**Task statement**
Set down all of the lines below exactly as they are given.

**Given entries**

[Start of Attachment]

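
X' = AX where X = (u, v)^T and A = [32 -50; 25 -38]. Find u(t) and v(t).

u(t) = 3K_1e^(-3t)sin(5t) - K_1e^(-3t)cos(5t) - K_2e^(-3t)sin(5t) - 3K_2e^(-3t)cos(5t), v(t) = 2K_1e^(-3t)sin(5t) - K_1e^(-3t)cos(5t) - K_2e^(-3t)sin(5t) - 2K_2e^(-3t)cos(5t)

Coefficient matrix A = [[32, -50], [25, -38]].
Characteristic polynomial det(A - λI) = λ^2 + 6λ + 34 = 0.
Eigenvalues λ = -3 ± 5i (complex conjugate pair).
For λ=-3+5i: an eigenvector is (-1,-1) - i(3,2) = (-1 - 3i, -1 - 2i).
A real fundamental pair from Re and Im of e^((-3+5i)t)v: X_1 = e^(-3t)(cos(5t)·(-1,-1) + sin(5t)·(3,2)), X_2 = e^(-3t)(sin(5t)·(-1,-1) - cos(5t)·(3,2)).
General solution: K_1X_1 + K_2X_2.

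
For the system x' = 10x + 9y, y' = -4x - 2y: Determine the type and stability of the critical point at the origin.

A = [[10,9],[-4,-2]]; det(A-λI) = λ^2 - 8λ + 16.
repeated λ = 4 with a single eigenvector.

unstable improper node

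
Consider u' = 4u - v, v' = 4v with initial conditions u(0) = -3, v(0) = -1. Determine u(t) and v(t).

u(t) = te^(4t) - 3e^(4t), v(t) = -e^(4t)

Coefficient matrix A = [[4, -1], [0, 4]].
Characteristic polynomial det(A - λI) = λ^2 - 8λ + 16 = 0.
Single eigenvalue λ = 4 with algebraic multiplicity 2.
Eigenvector v = (-1,0); generalized eigenvector w with (A-λI)w=v is (-2,1).
General solution: e^(4t)[K_1·v + K_2·(t·v + w)].
Applying u(0)=-3, v(0)=-1 gives K_1=5, K_2=-1.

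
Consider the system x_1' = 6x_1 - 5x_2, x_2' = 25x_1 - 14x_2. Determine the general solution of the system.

x_1(t) = -K_1e^(-4t)sin(5t) + K_2e^(-4t)cos(5t), x_2(t) = -2K_1e^(-4t)sin(5t) + K_1e^(-4t)cos(5t) + K_2e^(-4t)sin(5t) + 2K_2e^(-4t)cos(5t)

Coefficient matrix A = [[6, -5], [25, -14]].
Characteristic polynomial det(A - λI) = λ^2 + 8λ + 41 = 0.
Eigenvalues λ = -4 ± 5i (complex conjugate pair).
For λ=-4+5i: an eigenvector is (0,1) - i(-1,-2) = (0 + i, 1 + 2i).
A real fundamental pair from Re and Im of e^((-4+5i)t)v: X_1 = e^(-4t)(cos(5t)·(0,1) + sin(5t)·(-1,-2)), X_2 = e^(-4t)(sin(5t)·(0,1) - cos(5t)·(-1,-2)).
General solution: K_1X_1 + K_2X_2.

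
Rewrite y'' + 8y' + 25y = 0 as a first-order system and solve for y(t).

y(t) = C_1e^(-4t)cos(3t) + C_2e^(-4t)sin(3t)

Let x_1 = y, x_2 = y'. Then x_1' = x_2 and x_2' = -25x_1 - 8x_2.
A = [[0,1],[-25,-8]]; det(A-λI) = λ^2 + 8λ + 25.
Eigenvalues λ = -4 ± 3i.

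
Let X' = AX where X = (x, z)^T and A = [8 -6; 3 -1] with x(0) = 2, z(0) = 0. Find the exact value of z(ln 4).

A = [[8,-6],[3,-1]]; eigenvalues λ = 5, 2.
Eigenvectors: (2,1) for λ=5, (1,1) for λ=2.
From the initial condition, c_1 = 2, c_2 = -2.
z(ln 4) = (2)(4^5)(1) + (-2)(4^2)(1) = 2016.

2016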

[End of Attachment]

**Task result**
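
X' = AX where X = (u, v)^T and A = [32 -50; 25 -38]. Find u(t) and v(t).

u(t) = 3K_1e^(-3t)sin(5t) - K_1e^(-3t)cos(5t) - K_2e^(-3t)sin(5t) - 3K_2e^(-3t)cos(5t), v(t) = 2K_1e^(-3t)sin(5t) - K_1e^(-3t)cos(5t) - K_2e^(-3t)sin(5t) - 2K_2e^(-3t)cos(5t)

Coefficient matrix A = [[32, -50], [25, -38]].
Characteristic polynomial det(A - λI) = λ^2 + 6λ + 34 = 0.
Eigenvalues λ = -3 ± 5i (complex conjugate pair).
For λ=-3+5i: an eigenvector is (-1,-1) - i(3,2) = (-1 - 3i, -1 - 2i).
A real fundamental pair from Re and Im of e^((-3+5i)t)v: X_1 = e^(-3t)(cos(5t)·(-1,-1) + sin(5t)·(3,2)), X_2 = e^(-3t)(sin(5t)·(-1,-1) - cos(5t)·(3,2)).
General solution: K_1X_1 + K_2X_2.

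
For the system x' = 10x + 9y, y' = -4x - 2y: Determine the type and stability of the critical point at the origin.

A = [[10,9],[-4,-2]]; det(A-λI) = λ^2 - 8λ + 16.
repeated λ = 4 with a single eigenvector.

unstable improper node

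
Consider u' = 4u - v, v' = 4v with initial conditions u(0) = -3, v(0) = -1. Determine u(t) and v(t).

u(t) = te^(4t) - 3e^(4t), v(t) = -e^(4t)

Coefficient matrix A = [[4, -1], [0, 4]].
Characteristic polynomial det(A - λI) = λ^2 - 8λ + 16 = 0.
Single eigenvalue λ = 4 with algebraic multiplicity 2.
Eigenvector v = (-1,0); generalized eigenvector w with (A-λI)w=v is (-2,1).
General solution: e^(4t)[K_1·v + K_2·(t·v + w)].
Applying u(0)=-3, v(0)=-1 gives K_1=5, K_2=-1.

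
Consider the system x_1' = 6x_1 - 5x_2, x_2' = 25x_1 - 14x_2. Determine the general solution of the system.

x_1(t) = -K_1e^(-4t)sin(5t) + K_2e^(-4t)cos(5t), x_2(t) = -2K_1e^(-4t)sin(5t) + K_1e^(-4t)cos(5t) + K_2e^(-4t)sin(5t) + 2K_2e^(-4t)cos(5t)

Coefficient matrix A = [[6, -5], [25, -14]].
Characteristic polynomial det(A - λI) = λ^2 + 8λ + 41 = 0.
Eigenvalues λ = -4 ± 5i (complex conjugate pair).
For λ=-4+5i: an eigenvector is (0,1) - i(-1,-2) = (0 + i, 1 + 2i).
A real fundamental pair from Re and Im of e^((-4+5i)t)v: X_1 = e^(-4t)(cos(5t)·(0,1) + sin(5t)·(-1,-2)), X_2 = e^(-4t)(sin(5t)·(0,1) - cos(5t)·(-1,-2)).
General solution: K_1X_1 + K_2X_2.

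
Rewrite y'' + 8y' + 25y = 0 as a first-order system and solve for y(t).

y(t) = C_1e^(-4t)cos(3t) + C_2e^(-4t)sin(3t)

Let x_1 = y, x_2 = y'. Then x_1' = x_2 and x_2' = -25x_1 - 8x_2.
A = [[0,1],[-25,-8]]; det(A-λI) = λ^2 + 8λ + 25.
Eigenvalues λ = -4 ± 3i.

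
Let X' = AX where X = (x, z)^T and A = [8 -6; 3 -1] with x(0) = 2, z(0) = 0. Find the exact value of z(ln 4).

A = [[8,-6],[3,-1]]; eigenvalues λ = 5, 2.
Eigenvectors: (2,1) for λ=5, (1,1) for λ=2.
From the initial condition, c_1 = 2, c_2 = -2.
z(ln 4) = (2)(4^5)(1) + (-2)(4^2)(1) = 2016.

2016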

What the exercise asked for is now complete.